— Task brief —
Below are some records; output exactly the lines from the line with "segment, position 10" to the line with "(positions are numbered 1–8", both ends kept, and nothing more.

*** Opening Material provided ***

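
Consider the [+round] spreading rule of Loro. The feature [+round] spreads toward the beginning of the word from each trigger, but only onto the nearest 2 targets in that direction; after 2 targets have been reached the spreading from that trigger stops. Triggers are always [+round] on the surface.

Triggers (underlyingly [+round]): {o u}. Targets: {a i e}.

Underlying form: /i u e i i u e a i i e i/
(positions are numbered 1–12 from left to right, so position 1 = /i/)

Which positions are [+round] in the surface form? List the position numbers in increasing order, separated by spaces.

From /u/ at 2 leftward: 1 /i/ → [+round]; word edge.
From /u/ at 6 leftward: 5 /i/ → [+round]; 4 /i/ → [+round]; bound reached.
Targets with no active source: positions 3 7 8 9 10 11 12 stay [-round].

1 2 4 5 6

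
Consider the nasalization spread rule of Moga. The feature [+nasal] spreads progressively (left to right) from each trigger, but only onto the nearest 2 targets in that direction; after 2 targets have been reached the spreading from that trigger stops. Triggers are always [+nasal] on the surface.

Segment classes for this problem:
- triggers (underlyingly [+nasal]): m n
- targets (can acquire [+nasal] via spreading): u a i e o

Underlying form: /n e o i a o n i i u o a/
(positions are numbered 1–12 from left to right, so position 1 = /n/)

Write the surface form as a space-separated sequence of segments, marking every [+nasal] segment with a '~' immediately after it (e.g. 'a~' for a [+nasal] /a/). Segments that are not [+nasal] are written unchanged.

n~ e~ o~ i a o n~ i~ i~ u o a

From /n/ at 1 rightward: 2 /e/ → [+nasal]; 3 /o/ → [+nasal]; bound reached.
From /n/ at 7 rightward: 8 /i/ → [+nasal]; 9 /i/ → [+nasal]; bound reached.
Targets with no active source: positions 4 5 6 10 11 12 stay [-nasal].
[+nasal] positions on the surface: 1 2 3 7 8 9.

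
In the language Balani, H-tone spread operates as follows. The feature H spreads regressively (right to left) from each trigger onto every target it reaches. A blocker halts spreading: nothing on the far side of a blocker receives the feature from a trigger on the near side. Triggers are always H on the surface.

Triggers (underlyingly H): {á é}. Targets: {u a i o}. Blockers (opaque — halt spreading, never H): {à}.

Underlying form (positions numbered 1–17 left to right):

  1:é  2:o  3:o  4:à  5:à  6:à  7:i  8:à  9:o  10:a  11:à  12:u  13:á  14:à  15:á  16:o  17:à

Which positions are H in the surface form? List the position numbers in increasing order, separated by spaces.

1 12 13 15

From /é/ at 1 leftward: word edge.
From /á/ at 13 leftward: 12 /u/ → H; 11 /à/ blocks.
From /á/ at 15 leftward: 14 /à/ blocks.
Targets with no active source: positions 2 3 7 9 10 16 stay [-high tone].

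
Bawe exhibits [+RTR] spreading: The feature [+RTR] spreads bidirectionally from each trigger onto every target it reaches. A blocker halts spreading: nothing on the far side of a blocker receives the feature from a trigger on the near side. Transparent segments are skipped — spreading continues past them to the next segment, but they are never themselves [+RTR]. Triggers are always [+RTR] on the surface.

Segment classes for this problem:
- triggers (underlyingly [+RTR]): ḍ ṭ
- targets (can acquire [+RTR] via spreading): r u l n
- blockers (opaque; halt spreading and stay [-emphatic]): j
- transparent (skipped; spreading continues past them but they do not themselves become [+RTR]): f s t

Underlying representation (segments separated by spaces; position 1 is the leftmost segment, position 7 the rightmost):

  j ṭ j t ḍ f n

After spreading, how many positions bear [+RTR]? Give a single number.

3

From /ṭ/ at 2 rightward: 3 /j/ blocks.
From /ṭ/ at 2 leftward: 1 /j/ blocks.
From /ḍ/ at 5 rightward: 6 /f/ transparent; 7 /n/ → [+RTR]; word edge.
From /ḍ/ at 5 leftward: 4 /t/ transparent; 3 /j/ blocks.
[+RTR] positions on the surface: 2 5 7.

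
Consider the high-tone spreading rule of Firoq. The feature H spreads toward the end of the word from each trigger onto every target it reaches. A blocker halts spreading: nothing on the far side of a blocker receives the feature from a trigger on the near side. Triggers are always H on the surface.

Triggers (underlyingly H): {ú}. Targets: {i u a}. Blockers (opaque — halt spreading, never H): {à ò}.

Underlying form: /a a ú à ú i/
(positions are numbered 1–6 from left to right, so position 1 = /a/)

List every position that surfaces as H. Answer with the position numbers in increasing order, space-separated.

3 5 6

From /ú/ at 3 rightward: 4 /à/ blocks.
From /ú/ at 5 rightward: 6 /i/ → H; word edge.
Targets with no active source: positions 1 2 stay [-high tone].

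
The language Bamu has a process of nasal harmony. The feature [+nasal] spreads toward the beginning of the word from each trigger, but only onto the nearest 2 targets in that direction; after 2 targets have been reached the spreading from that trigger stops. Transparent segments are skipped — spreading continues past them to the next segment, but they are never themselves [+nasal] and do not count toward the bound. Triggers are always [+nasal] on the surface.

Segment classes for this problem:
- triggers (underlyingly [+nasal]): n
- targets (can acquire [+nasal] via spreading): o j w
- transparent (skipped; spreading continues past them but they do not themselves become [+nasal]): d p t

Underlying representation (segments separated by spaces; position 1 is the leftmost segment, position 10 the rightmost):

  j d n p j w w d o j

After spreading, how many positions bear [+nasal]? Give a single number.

2

From /n/ at 3 leftward: 2 /d/ transparent; 1 /j/ → [+nasal]; word edge.
Targets with no active source: positions 5 6 7 9 10 stay [-nasal].
[+nasal] positions on the surface: 1 3.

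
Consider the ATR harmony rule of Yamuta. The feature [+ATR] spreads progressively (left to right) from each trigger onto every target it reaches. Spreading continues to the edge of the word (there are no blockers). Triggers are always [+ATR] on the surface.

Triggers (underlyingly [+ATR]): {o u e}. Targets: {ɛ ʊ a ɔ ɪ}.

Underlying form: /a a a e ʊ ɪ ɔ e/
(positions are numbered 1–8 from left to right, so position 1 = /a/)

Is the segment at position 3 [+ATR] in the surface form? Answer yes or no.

From /e/ at 4 rightward: 5 /ʊ/ → [+ATR]; 6 /ɪ/ → [+ATR]; 7 /ɔ/ → [+ATR]; 8 /e/ is itself a trigger — this domain ends here.
From /e/ at 8 rightward: word edge.
Targets with no active source: positions 1 2 3 stay [-ATR].
[+ATR] positions on the surface: 4 5 6 7 8.

no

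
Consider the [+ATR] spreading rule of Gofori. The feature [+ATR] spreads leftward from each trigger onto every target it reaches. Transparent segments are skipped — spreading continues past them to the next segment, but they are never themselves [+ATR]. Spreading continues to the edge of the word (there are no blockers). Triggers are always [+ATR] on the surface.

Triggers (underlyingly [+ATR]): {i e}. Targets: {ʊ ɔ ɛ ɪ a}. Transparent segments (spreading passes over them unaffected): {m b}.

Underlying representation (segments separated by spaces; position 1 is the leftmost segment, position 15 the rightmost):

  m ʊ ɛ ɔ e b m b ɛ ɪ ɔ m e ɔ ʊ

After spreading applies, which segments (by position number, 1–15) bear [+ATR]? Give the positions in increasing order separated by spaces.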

*** Closing Material provided ***

— Exercise solution —
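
Underlying representation (segments separated by spaces; position 1 is the leftmost segment, position 10 the rightmost):

  j d n p j w w d o j

After spreading, how many positions bear [+nasal]? Give a single number.

2

From /n/ at 3 leftward: 2 /d/ transparent; 1 /j/ → [+nasal]; word edge.
Targets with no active source: positions 5 6 7 9 10 stay [-nasal].
[+nasal] positions on the surface: 1 3.

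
Consider the ATR harmony rule of Yamuta. The feature [+ATR] spreads progressively (left to right) from each trigger onto every target it reaches. Spreading continues to the edge of the word (there are no blockers). Triggers are always [+ATR] on the surface.

Triggers (underlyingly [+ATR]): {o u e}. Targets: {ɛ ʊ a ɔ ɪ}.

Underlying form: /a a a e ʊ ɪ ɔ e/
(positions are numbered 1–8 from left to right, so position 1 = /a/)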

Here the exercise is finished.